#### Exercise instructions:
In the entries below, find the line with "Find the arithmetic mean of 99 and 252." and print exactly every line from there up to and including the line with "Use the ratio test on Σ(2·8ⁿ/n!).", with no other lines.

== Records for the exercise ==

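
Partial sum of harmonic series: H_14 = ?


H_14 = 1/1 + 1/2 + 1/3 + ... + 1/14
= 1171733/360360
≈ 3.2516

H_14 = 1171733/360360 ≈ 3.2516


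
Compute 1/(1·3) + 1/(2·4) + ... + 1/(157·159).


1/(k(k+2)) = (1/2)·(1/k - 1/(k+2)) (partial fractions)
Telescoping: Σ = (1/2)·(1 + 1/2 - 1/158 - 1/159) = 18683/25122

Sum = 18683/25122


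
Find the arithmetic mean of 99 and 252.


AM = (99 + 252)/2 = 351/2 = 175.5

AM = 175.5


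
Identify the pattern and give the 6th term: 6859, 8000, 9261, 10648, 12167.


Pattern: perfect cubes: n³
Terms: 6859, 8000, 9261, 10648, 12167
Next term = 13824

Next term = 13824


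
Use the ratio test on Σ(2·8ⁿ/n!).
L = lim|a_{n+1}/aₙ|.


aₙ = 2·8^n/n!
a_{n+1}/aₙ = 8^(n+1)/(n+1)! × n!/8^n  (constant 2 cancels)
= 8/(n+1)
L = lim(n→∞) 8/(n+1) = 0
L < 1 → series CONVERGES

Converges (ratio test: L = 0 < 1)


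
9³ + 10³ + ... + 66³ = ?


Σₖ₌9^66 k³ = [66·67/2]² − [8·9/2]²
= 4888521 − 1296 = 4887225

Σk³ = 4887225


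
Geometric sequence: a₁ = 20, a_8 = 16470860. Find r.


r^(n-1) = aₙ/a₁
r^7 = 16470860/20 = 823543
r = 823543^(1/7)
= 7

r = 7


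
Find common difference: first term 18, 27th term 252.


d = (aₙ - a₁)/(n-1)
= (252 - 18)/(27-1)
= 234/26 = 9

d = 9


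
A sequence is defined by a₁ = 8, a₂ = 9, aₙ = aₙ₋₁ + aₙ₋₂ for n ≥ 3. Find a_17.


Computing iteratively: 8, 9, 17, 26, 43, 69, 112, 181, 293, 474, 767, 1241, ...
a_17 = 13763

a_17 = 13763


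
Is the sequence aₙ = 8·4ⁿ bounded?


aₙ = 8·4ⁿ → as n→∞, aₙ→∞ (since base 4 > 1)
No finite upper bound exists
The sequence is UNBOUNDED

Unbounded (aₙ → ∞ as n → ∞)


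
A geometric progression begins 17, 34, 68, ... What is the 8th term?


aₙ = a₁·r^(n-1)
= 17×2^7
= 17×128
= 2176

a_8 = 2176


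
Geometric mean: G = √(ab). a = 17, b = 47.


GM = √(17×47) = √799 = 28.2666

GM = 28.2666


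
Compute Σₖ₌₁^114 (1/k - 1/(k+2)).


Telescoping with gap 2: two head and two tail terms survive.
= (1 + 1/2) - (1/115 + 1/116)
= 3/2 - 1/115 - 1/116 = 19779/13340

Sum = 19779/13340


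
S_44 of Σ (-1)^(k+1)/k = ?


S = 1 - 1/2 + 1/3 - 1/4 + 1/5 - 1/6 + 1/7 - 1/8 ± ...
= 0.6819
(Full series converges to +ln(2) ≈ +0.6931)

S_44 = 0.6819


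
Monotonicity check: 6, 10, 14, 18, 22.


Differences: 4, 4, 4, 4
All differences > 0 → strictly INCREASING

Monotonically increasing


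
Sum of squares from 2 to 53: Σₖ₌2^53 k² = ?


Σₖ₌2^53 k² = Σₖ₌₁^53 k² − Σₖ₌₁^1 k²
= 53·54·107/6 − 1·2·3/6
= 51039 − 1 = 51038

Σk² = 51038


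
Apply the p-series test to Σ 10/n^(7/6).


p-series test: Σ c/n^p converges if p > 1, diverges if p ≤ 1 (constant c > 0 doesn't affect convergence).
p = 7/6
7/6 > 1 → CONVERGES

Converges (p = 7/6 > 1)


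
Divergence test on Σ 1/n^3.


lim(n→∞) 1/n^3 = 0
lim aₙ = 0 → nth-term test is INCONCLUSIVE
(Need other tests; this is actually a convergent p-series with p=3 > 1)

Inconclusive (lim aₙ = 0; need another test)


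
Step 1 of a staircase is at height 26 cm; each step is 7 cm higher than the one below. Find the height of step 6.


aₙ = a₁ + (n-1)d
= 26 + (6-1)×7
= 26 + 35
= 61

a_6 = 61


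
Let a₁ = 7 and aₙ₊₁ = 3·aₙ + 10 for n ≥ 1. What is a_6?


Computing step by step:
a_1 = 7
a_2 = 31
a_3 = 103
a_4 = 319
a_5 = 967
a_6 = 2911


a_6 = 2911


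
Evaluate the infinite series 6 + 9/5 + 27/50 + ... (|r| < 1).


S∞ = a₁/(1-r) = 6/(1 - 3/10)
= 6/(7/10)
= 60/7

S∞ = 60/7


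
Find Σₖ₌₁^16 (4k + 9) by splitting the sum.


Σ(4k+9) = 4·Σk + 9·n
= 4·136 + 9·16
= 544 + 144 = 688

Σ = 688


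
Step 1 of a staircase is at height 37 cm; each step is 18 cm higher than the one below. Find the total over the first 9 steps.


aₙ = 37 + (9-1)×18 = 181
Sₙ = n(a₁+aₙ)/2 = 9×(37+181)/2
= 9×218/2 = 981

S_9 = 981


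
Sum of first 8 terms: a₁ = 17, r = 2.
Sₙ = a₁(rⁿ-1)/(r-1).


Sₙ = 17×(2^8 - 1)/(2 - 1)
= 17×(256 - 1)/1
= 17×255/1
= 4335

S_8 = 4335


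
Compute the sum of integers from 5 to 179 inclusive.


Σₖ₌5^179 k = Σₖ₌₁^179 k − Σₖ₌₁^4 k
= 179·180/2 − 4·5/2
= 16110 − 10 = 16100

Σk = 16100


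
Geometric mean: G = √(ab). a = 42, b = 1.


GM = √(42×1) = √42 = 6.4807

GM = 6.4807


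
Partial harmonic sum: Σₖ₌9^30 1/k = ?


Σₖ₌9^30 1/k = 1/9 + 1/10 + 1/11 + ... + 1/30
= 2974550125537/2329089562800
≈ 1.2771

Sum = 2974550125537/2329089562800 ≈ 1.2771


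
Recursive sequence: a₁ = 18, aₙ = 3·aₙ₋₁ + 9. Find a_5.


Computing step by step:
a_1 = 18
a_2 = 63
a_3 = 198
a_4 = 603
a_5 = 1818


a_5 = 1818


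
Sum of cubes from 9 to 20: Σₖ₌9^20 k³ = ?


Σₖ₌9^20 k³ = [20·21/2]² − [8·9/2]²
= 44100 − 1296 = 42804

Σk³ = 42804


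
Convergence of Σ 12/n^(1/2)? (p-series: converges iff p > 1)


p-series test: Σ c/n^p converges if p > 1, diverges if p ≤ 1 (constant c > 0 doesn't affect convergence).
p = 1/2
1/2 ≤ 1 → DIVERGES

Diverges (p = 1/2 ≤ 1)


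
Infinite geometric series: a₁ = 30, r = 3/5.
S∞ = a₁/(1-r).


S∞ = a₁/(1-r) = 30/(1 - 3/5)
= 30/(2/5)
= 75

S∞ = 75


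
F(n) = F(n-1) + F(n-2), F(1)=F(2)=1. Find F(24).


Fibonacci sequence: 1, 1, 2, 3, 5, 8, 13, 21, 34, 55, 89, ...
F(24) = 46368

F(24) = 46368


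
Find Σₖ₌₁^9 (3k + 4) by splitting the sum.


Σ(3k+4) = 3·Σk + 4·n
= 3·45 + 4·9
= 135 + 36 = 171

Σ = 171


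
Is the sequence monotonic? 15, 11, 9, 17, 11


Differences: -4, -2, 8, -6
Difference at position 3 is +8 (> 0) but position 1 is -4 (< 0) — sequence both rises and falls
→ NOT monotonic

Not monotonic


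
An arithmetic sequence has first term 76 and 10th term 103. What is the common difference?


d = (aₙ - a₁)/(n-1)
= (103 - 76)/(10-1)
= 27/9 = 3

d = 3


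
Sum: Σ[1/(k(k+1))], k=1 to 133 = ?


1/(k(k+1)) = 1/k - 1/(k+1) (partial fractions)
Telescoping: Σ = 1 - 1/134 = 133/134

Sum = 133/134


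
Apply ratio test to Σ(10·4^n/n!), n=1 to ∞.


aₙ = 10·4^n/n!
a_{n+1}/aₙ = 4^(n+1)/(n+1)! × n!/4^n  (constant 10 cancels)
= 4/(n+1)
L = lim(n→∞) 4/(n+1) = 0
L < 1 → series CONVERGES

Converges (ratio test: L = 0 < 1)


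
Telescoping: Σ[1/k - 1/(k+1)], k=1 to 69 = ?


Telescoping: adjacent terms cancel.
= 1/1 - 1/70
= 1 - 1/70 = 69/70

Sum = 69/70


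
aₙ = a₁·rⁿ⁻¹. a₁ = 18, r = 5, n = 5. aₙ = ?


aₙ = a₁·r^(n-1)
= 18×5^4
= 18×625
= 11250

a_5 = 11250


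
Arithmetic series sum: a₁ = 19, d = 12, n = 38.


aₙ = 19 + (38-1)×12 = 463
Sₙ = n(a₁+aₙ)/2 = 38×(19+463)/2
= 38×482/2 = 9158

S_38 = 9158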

===
== Records for the exercise ==

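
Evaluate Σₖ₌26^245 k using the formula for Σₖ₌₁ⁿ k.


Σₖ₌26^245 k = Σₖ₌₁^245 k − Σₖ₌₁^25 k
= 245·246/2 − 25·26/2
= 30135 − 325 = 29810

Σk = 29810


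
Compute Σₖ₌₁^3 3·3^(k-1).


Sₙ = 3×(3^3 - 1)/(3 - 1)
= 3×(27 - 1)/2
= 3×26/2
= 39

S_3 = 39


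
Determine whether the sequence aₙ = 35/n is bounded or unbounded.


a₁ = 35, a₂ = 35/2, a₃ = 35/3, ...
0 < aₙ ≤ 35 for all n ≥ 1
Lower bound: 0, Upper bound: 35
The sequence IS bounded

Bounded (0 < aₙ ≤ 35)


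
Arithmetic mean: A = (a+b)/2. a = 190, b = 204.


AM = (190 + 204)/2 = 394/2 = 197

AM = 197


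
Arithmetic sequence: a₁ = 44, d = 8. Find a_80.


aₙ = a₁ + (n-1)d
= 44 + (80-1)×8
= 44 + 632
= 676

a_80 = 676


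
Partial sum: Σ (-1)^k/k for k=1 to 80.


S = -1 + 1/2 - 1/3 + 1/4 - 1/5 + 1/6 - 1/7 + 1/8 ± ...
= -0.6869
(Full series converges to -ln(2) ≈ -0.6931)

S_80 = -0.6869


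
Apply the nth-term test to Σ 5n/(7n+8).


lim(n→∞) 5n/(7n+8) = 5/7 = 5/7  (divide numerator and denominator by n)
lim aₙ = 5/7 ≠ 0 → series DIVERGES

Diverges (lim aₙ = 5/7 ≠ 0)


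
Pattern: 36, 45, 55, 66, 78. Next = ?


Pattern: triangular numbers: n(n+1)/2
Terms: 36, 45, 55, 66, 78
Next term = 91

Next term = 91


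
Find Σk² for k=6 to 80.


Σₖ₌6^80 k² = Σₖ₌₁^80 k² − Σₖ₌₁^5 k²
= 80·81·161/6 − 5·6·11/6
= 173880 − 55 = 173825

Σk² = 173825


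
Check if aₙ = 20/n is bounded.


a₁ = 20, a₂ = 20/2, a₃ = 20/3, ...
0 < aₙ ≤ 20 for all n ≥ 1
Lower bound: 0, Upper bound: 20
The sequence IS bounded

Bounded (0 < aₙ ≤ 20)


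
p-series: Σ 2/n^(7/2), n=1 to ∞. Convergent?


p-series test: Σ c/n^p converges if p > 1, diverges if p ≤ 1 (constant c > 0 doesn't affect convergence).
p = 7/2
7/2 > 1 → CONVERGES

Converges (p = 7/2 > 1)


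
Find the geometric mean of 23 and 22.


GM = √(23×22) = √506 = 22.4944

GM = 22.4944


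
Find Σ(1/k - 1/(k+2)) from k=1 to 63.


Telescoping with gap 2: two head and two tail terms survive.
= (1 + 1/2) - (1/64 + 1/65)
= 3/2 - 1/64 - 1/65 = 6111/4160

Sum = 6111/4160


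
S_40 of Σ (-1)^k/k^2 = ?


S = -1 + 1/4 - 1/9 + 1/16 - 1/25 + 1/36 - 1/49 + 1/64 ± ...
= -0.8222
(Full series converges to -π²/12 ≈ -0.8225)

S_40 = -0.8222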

===
== Records for the exercise ==

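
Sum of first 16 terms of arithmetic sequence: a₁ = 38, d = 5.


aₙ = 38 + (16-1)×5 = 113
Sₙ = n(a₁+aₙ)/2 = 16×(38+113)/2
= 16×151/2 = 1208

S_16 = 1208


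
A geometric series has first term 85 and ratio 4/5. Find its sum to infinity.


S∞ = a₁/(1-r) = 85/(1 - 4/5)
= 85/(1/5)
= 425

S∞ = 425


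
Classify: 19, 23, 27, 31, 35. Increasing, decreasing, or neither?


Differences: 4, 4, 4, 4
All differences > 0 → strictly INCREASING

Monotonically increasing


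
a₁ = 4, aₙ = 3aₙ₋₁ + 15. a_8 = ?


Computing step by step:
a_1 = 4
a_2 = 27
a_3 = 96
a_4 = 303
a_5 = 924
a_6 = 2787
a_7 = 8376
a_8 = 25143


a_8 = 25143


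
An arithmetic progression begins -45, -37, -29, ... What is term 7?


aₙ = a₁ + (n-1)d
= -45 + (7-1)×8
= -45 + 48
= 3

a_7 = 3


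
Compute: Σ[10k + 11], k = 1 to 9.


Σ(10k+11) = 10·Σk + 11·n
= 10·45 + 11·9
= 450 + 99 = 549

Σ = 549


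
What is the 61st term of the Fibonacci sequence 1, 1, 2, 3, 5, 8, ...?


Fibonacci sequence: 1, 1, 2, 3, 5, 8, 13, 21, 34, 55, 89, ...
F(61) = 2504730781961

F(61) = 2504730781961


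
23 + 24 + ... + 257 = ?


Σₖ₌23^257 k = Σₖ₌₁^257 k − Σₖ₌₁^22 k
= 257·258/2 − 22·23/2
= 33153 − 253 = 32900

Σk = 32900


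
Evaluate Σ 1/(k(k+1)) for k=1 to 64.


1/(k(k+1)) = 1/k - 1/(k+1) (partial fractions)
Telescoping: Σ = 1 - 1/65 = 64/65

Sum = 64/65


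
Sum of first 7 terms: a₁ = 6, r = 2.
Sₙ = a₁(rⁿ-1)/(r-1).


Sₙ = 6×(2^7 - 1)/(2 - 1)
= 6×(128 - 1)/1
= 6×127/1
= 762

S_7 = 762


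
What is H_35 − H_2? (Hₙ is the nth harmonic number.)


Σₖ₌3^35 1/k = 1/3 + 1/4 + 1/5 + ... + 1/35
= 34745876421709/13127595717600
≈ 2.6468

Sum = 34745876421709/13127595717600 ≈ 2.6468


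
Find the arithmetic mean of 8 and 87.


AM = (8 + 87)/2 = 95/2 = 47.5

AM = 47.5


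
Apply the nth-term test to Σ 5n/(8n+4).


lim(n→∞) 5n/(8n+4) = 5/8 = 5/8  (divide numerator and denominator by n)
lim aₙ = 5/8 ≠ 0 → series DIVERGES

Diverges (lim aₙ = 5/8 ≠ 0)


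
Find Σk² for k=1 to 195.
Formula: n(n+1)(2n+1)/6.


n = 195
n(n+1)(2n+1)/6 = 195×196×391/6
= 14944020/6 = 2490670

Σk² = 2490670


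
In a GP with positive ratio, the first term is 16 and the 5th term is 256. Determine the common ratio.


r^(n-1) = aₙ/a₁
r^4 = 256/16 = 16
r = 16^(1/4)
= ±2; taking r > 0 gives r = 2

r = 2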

===

#### Task output:
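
Find the arithmetic mean of 99 and 252.


AM = (99 + 252)/2 = 351/2 = 175.5

AM = 175.5


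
Identify the pattern and give the 6th term: 6859, 8000, 9261, 10648, 12167.


Pattern: perfect cubes: n³
Terms: 6859, 8000, 9261, 10648, 12167
Next term = 13824

Next term = 13824


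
Use the ratio test on Σ(2·8ⁿ/n!).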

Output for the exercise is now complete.